» Exercise details:
Could you copy every line of the data that contains the word "returns"?

» Records for the exercise:
____________
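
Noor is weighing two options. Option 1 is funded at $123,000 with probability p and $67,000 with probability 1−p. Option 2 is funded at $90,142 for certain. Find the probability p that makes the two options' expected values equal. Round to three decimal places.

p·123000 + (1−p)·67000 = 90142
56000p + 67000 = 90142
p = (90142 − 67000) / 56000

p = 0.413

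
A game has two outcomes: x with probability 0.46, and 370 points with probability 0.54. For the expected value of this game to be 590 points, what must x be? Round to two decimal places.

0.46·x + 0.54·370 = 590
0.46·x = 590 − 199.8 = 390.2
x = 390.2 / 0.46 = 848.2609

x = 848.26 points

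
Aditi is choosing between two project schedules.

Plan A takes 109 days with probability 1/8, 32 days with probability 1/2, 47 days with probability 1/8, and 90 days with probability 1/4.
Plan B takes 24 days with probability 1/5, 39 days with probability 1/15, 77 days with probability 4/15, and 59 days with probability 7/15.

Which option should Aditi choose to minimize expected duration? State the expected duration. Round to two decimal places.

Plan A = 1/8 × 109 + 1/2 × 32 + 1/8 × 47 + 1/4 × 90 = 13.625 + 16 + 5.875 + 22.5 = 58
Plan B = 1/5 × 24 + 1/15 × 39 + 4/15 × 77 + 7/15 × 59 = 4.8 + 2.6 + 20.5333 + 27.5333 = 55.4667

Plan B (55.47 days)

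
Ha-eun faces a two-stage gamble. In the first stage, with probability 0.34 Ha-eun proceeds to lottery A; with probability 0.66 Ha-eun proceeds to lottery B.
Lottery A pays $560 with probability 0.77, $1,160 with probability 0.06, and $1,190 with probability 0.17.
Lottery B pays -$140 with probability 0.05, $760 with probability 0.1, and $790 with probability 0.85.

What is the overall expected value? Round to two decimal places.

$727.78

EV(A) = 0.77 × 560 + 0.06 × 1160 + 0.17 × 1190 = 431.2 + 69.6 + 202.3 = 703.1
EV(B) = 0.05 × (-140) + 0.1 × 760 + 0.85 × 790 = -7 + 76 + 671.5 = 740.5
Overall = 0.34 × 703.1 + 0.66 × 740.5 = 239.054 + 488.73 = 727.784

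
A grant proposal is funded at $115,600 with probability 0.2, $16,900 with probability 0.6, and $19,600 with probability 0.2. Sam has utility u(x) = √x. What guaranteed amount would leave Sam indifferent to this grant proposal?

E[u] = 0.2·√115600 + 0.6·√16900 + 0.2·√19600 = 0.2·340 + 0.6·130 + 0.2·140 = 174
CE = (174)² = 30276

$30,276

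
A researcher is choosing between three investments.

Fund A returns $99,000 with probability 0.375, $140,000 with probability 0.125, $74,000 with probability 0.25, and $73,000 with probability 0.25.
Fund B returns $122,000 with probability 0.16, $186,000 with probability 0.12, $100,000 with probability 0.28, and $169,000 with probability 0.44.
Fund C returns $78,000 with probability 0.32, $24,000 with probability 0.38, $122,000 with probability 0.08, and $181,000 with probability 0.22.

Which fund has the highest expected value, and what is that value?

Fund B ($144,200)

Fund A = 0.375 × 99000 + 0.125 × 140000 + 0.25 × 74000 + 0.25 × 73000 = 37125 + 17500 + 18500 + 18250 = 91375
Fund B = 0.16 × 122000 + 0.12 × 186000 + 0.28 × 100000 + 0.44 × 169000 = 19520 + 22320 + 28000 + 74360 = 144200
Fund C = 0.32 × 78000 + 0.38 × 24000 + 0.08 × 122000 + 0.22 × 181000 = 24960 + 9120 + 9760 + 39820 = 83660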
____________
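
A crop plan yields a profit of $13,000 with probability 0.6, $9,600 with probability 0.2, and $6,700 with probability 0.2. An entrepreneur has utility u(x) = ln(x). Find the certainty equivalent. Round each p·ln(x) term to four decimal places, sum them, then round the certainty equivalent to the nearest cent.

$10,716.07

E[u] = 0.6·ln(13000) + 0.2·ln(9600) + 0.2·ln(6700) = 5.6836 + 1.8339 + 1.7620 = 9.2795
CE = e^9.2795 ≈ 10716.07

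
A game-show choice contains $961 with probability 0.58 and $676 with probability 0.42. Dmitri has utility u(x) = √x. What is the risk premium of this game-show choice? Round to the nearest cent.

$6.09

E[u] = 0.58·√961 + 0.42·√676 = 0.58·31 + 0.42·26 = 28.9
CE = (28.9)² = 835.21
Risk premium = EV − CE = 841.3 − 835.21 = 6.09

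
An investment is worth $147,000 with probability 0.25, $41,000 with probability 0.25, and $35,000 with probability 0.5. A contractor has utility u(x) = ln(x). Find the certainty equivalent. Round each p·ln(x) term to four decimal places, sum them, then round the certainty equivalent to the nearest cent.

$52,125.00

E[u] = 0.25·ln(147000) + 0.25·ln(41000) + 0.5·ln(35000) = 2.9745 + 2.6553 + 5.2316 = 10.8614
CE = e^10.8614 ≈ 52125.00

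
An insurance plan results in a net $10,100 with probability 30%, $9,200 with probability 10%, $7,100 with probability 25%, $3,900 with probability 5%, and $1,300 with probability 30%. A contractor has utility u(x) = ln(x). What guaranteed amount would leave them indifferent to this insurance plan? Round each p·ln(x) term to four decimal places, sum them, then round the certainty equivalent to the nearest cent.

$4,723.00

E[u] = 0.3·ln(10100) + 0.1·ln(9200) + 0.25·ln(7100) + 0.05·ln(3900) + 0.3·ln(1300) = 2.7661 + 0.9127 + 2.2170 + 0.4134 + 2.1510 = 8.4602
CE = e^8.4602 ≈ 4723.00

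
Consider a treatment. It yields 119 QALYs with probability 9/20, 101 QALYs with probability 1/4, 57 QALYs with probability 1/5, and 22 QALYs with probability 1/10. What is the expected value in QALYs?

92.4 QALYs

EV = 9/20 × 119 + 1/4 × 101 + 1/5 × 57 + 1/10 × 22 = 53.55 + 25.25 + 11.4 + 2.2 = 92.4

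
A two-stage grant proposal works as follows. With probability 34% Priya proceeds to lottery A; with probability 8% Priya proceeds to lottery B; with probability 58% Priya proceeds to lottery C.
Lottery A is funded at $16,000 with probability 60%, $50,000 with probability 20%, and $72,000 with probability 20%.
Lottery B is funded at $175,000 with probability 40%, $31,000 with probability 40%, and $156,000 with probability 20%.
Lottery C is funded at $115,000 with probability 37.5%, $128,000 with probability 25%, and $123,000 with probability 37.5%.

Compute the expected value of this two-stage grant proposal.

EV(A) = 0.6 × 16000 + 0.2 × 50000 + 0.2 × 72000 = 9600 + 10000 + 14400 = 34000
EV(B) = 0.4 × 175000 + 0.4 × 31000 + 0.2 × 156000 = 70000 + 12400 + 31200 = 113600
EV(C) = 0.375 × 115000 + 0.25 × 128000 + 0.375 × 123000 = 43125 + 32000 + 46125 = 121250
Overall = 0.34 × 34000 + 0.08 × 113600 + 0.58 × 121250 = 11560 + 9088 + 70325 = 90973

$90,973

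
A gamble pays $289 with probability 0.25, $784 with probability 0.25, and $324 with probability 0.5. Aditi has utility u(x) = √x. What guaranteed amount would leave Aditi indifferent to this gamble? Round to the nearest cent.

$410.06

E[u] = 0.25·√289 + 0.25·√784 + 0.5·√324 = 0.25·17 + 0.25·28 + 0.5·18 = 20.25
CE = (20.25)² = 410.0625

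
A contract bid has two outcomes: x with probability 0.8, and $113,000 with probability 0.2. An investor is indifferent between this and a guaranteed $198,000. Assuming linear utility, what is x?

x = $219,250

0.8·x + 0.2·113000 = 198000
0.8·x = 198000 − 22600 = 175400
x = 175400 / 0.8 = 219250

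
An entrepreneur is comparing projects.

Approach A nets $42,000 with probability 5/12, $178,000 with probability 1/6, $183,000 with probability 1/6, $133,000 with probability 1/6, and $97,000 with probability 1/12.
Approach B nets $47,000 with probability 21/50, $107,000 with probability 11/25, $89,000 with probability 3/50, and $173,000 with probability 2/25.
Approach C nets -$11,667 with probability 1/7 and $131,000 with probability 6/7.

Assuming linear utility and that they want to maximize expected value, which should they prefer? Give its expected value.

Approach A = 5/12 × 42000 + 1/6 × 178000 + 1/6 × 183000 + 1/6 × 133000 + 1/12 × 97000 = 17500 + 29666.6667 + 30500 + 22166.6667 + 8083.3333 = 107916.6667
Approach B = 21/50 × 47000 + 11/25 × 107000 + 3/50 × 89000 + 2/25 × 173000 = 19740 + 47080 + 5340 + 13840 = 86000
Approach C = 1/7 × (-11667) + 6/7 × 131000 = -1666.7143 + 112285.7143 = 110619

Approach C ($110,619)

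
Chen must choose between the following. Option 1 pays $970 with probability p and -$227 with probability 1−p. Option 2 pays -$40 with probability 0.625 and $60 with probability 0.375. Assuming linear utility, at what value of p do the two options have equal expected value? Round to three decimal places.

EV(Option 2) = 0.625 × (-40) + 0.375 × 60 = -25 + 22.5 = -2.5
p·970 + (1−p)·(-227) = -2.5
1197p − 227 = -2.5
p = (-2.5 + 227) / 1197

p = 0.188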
____________
» Solution:
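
Fund A returns $99,000 with probability 0.375, $140,000 with probability 0.125, $74,000 with probability 0.25, and $73,000 with probability 0.25.
Fund B returns $122,000 with probability 0.16, $186,000 with probability 0.12, $100,000 with probability 0.28, and $169,000 with probability 0.44.
Fund C returns $78,000 with probability 0.32, $24,000 with probability 0.38, $122,000 with probability 0.08, and $181,000 with probability 0.22.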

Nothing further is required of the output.